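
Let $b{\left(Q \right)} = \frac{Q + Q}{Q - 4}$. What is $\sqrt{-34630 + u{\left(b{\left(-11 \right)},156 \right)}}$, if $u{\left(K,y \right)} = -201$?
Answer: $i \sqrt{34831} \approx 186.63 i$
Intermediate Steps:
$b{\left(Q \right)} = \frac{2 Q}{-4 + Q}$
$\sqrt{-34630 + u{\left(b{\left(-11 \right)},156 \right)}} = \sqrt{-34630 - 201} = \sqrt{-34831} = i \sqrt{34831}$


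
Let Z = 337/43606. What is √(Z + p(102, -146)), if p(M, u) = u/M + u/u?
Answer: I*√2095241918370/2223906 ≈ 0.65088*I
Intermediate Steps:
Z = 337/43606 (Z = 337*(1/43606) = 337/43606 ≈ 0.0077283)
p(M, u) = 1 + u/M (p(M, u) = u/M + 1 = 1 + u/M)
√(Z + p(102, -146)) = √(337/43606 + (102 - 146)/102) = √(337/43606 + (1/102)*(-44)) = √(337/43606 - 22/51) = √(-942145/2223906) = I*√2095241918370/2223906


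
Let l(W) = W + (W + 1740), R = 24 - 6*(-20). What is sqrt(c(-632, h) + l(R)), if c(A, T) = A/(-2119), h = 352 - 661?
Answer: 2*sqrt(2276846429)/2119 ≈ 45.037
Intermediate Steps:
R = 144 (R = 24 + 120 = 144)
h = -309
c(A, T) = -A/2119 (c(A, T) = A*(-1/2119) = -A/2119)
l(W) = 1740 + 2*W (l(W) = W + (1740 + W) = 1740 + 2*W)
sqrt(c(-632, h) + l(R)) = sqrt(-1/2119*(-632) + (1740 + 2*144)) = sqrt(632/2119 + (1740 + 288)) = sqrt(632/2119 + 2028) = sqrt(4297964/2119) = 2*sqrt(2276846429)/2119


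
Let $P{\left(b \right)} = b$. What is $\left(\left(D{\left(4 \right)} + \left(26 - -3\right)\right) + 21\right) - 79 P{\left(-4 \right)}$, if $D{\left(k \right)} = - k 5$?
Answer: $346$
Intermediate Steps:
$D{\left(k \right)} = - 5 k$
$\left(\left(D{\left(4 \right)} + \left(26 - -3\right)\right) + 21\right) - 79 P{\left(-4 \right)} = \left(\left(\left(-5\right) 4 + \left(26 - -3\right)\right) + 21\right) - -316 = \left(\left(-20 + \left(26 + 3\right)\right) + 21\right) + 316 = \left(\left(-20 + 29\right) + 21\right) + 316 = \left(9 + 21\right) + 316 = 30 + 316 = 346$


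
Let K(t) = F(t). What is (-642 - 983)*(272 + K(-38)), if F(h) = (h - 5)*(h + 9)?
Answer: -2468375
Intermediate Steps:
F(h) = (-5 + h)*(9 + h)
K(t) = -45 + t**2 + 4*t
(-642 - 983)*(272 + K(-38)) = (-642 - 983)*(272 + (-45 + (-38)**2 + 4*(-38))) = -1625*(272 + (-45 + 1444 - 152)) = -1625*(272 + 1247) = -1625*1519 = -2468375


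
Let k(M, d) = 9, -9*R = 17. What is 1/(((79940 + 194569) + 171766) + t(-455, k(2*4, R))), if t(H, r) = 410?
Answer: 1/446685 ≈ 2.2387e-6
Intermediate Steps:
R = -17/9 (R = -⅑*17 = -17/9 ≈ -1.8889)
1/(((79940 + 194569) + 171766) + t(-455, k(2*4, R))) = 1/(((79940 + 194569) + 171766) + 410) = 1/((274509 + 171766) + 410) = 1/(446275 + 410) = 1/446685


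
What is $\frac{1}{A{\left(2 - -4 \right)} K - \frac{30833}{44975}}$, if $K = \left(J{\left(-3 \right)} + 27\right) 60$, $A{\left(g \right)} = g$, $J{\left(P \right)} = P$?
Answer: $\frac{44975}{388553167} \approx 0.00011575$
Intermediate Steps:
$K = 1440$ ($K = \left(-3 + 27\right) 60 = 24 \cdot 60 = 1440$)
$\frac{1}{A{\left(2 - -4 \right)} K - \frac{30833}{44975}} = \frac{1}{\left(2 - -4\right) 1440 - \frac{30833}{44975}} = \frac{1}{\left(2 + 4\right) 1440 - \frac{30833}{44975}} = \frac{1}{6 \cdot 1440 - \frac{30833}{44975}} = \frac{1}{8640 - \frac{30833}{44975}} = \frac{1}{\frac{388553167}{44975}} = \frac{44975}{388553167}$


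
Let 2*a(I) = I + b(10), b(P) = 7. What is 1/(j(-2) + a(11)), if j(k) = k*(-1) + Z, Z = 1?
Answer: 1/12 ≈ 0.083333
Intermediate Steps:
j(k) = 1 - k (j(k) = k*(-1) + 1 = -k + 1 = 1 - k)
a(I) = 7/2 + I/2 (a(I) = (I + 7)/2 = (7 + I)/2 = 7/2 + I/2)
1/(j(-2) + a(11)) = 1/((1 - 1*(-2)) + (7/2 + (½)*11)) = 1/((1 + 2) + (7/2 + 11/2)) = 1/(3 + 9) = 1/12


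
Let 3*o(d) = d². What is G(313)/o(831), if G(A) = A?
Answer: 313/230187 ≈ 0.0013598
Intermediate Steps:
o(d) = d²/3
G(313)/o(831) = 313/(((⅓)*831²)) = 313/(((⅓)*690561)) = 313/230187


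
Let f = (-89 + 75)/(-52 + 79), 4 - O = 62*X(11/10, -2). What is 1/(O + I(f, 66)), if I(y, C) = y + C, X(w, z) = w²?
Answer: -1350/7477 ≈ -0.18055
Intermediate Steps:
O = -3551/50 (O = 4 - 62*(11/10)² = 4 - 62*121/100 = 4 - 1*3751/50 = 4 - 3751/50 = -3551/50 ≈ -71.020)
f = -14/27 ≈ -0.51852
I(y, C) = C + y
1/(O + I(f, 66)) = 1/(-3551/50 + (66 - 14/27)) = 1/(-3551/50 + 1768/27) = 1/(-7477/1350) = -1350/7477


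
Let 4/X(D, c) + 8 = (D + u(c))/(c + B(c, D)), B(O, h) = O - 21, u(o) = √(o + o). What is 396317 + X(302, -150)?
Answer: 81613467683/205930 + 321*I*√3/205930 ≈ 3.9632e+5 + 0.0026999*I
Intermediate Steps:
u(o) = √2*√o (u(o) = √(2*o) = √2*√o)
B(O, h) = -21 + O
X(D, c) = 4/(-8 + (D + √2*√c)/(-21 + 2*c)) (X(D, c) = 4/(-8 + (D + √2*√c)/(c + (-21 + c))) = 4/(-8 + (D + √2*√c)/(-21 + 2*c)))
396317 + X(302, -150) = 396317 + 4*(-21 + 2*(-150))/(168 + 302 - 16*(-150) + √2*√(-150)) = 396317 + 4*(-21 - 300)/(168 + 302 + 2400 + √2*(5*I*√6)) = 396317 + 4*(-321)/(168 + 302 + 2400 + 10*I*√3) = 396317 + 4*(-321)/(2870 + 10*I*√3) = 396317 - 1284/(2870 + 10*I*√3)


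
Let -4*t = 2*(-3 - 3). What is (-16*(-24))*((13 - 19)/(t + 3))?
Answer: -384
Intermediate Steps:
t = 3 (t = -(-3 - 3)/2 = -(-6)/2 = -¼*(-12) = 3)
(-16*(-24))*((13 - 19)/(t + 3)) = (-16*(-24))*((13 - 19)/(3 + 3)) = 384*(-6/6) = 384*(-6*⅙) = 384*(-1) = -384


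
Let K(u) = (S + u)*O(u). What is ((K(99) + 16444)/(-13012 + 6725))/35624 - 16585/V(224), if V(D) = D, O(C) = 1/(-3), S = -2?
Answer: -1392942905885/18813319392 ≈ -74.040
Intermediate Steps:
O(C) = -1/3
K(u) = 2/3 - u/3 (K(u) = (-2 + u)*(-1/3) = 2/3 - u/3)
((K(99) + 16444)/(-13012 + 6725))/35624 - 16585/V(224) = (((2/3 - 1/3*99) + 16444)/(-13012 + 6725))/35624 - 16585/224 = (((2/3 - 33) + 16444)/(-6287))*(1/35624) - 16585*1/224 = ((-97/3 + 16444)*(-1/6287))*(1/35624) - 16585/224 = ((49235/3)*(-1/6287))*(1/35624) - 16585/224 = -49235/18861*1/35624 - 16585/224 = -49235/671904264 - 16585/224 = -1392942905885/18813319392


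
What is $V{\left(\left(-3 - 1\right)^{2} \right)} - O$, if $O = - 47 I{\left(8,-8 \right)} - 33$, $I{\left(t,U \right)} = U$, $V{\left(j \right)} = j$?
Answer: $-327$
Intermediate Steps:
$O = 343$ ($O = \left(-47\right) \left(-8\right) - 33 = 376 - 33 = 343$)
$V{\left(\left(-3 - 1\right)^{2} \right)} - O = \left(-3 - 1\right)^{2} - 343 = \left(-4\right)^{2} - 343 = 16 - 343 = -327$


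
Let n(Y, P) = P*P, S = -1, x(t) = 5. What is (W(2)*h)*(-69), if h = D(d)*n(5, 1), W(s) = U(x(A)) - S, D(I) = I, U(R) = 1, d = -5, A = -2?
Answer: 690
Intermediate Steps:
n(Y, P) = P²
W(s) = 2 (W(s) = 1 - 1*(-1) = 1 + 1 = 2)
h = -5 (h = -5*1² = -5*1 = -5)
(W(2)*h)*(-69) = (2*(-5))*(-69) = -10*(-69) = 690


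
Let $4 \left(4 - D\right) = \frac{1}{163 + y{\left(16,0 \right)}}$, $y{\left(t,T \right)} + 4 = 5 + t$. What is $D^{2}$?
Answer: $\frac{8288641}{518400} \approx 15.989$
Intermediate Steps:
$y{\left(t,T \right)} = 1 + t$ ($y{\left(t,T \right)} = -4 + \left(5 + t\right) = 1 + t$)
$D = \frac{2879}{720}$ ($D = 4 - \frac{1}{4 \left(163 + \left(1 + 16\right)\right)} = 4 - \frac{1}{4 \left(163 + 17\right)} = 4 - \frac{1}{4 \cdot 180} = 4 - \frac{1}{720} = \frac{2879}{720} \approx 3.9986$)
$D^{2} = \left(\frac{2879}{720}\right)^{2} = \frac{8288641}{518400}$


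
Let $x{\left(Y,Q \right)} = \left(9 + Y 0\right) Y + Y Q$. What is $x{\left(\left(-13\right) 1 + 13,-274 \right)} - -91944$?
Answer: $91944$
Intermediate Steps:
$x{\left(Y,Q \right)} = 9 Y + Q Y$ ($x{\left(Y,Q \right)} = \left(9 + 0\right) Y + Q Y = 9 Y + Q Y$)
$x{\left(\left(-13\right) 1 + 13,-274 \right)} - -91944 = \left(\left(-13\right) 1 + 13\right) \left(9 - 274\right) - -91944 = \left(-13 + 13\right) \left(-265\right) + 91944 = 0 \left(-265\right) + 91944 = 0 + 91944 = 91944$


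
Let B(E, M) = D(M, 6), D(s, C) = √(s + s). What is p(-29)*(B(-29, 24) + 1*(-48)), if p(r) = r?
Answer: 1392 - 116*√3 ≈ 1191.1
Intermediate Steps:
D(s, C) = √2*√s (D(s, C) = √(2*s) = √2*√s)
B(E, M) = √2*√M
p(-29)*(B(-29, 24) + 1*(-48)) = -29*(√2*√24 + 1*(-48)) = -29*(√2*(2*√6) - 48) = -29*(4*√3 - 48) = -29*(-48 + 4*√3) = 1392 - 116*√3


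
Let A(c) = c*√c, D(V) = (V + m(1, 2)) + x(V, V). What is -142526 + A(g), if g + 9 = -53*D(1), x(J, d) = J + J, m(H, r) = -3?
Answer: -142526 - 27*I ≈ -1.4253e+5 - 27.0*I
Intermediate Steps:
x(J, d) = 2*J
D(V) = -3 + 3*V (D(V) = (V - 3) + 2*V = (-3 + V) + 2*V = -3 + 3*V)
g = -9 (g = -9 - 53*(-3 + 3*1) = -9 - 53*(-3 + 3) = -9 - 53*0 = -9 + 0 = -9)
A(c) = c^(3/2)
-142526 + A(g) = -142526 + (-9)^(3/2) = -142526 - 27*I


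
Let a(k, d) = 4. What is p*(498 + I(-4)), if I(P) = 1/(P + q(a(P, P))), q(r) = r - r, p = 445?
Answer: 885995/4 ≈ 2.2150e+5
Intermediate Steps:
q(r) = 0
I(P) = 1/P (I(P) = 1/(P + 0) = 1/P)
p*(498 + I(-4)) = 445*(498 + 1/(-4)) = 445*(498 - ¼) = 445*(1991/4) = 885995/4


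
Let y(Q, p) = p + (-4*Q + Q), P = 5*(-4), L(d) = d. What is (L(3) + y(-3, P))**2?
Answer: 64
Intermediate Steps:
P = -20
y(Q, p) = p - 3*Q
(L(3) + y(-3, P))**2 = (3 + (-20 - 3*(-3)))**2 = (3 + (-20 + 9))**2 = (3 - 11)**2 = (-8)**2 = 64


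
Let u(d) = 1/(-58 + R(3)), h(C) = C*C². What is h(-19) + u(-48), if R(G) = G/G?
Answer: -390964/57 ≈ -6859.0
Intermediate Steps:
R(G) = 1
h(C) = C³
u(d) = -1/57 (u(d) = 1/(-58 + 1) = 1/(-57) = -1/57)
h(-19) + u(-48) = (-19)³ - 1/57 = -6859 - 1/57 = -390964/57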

:::::

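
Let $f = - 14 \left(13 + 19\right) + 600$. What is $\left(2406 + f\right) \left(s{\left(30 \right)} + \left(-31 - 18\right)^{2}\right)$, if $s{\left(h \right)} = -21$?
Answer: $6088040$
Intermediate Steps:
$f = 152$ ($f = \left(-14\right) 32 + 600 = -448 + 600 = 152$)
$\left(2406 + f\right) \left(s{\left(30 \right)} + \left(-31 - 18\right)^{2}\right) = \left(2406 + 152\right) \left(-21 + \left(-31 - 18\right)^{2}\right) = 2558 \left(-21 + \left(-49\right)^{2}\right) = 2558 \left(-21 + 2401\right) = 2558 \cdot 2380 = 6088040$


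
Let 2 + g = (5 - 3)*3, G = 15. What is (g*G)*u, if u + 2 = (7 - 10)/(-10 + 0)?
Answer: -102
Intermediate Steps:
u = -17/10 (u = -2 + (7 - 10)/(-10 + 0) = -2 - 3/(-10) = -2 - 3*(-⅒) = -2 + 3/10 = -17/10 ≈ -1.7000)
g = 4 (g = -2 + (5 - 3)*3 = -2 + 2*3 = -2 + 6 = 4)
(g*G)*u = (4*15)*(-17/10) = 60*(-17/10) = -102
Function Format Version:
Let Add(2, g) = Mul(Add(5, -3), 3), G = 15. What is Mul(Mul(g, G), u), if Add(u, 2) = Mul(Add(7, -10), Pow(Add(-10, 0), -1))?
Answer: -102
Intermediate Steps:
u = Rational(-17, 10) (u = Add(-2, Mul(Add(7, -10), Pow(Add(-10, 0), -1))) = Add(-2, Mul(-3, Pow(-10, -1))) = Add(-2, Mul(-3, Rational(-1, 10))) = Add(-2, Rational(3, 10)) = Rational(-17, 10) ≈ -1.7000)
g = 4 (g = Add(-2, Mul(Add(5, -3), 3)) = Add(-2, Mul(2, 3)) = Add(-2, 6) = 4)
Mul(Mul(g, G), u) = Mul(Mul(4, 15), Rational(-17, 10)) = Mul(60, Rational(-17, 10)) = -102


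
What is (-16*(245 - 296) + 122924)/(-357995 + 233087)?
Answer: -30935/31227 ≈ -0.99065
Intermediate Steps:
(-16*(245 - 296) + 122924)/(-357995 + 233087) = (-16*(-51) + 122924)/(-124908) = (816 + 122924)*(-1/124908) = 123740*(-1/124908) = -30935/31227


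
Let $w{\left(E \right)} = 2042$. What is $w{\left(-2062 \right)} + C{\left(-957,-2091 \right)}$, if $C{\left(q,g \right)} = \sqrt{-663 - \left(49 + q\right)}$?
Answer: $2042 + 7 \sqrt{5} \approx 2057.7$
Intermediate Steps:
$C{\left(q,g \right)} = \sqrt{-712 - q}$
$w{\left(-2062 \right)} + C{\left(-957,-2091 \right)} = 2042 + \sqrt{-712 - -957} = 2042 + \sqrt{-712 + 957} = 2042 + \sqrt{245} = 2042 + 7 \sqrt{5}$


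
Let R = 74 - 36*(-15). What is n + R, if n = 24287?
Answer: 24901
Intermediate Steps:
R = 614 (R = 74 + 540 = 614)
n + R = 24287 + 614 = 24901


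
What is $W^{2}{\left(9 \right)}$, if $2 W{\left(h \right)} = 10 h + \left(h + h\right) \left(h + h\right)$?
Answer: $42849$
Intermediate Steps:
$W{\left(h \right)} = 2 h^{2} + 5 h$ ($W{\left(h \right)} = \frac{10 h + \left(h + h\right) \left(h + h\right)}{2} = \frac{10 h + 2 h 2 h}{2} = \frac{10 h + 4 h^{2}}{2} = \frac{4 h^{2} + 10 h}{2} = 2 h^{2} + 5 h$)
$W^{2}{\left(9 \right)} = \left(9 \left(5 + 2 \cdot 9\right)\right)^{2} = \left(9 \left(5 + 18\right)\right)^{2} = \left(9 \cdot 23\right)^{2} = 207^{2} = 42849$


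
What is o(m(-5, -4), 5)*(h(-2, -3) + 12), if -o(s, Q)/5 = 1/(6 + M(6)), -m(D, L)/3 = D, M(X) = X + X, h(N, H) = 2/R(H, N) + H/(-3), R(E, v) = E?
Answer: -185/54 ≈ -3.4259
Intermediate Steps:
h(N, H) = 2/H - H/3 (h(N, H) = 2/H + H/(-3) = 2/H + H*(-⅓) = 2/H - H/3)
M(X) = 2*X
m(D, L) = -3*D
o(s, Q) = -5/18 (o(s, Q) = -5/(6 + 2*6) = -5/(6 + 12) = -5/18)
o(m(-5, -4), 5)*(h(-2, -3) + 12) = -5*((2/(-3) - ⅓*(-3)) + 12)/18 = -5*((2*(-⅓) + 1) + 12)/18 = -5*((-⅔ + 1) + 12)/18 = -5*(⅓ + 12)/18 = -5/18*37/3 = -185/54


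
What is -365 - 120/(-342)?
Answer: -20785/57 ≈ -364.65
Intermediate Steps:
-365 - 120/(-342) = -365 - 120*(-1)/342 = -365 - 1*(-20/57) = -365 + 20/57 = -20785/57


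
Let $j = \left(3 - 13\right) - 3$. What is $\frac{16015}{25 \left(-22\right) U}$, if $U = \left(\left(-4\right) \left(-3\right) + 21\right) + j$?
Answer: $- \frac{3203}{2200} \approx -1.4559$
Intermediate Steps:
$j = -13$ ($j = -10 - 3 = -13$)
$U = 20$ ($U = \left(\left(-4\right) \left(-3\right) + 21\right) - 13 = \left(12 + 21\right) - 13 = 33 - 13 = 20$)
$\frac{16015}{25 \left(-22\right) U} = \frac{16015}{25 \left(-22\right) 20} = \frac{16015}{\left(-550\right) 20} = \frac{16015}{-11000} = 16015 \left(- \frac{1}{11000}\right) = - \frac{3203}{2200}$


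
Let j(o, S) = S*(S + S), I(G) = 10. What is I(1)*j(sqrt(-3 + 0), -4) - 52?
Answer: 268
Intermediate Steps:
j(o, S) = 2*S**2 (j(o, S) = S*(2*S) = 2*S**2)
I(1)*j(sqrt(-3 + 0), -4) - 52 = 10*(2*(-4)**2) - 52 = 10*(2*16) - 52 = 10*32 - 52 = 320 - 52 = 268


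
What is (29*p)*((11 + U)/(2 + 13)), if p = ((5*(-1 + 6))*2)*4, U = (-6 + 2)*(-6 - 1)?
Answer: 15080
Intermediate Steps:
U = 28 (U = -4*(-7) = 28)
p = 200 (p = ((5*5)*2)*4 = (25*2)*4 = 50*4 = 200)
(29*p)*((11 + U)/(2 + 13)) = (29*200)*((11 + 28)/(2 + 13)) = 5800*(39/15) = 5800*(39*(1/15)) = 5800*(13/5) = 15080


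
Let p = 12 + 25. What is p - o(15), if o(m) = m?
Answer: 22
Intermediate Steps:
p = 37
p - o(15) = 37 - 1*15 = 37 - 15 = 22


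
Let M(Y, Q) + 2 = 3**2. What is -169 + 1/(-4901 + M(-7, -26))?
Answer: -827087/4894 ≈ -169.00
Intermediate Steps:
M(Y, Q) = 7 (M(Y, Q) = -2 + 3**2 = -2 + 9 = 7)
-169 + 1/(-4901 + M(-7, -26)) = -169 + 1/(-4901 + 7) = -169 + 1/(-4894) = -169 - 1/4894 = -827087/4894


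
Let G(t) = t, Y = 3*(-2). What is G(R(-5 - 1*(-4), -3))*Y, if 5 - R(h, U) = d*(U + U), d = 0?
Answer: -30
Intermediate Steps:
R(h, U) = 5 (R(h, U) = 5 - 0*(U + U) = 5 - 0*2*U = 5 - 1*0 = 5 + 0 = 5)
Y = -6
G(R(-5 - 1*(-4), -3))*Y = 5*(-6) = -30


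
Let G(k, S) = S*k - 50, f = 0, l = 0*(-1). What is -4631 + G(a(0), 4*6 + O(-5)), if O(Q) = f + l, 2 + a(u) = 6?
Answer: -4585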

:::::

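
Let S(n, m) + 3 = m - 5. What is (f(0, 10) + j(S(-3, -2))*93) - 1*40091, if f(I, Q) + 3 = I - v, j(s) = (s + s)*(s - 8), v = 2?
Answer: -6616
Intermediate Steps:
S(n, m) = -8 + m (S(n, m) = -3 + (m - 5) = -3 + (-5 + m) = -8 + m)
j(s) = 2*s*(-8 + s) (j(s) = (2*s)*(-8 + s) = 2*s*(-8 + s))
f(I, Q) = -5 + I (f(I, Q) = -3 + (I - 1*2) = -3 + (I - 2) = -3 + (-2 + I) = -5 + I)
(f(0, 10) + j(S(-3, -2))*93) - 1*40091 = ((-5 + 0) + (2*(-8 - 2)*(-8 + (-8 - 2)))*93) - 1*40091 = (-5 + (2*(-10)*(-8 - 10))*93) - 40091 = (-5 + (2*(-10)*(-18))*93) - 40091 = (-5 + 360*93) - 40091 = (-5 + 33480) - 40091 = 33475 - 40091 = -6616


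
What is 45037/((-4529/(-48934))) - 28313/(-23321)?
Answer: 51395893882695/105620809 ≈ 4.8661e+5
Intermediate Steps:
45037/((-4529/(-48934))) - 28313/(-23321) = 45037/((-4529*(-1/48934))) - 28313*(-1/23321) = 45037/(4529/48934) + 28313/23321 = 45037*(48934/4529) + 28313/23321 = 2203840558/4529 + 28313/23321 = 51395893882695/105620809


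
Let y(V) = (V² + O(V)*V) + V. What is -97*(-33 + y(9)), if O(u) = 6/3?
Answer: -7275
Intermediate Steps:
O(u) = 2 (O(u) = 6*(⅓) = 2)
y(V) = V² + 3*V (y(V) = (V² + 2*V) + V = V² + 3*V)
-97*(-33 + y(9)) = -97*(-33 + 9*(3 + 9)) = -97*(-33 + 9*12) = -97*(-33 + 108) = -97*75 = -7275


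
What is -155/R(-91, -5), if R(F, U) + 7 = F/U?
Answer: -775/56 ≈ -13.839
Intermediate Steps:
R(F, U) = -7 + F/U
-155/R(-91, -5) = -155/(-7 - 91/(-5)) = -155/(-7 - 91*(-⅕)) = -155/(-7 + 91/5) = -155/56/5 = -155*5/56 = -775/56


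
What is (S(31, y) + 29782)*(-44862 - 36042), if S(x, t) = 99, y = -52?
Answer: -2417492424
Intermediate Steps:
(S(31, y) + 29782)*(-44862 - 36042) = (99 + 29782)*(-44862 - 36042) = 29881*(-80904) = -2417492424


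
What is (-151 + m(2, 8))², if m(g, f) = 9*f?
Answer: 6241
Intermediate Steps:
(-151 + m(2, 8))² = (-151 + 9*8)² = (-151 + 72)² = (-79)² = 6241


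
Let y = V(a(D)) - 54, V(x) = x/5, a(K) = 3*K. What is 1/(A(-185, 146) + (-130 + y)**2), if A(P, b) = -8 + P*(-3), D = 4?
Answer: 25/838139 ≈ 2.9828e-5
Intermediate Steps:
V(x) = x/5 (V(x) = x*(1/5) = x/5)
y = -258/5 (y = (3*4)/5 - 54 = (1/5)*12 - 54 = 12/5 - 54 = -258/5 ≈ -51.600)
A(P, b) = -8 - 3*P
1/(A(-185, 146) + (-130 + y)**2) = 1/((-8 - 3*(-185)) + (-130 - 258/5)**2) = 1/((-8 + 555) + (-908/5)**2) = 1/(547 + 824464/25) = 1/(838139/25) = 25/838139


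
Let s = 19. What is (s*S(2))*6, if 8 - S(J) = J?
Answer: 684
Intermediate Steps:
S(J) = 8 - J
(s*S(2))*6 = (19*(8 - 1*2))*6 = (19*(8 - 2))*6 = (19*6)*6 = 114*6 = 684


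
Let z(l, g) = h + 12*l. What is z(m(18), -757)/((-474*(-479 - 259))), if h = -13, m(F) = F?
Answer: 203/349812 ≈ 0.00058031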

:::::

§ **Exercise requirements**:
Look above for the line holding "Let B(E, M)" and the line holding "Answer: 1392 - 116*√3 ≈ 1191.1", then output exactly those two lines and every line between them, nothing more.

§ **Finished task**:
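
Let B(E, M) = D(M, 6), D(s, C) = √(s + s). What is p(-29)*(B(-29, 24) + 1*(-48)), if p(r) = r?
Answer: 1392 - 116*√3 ≈ 1191.1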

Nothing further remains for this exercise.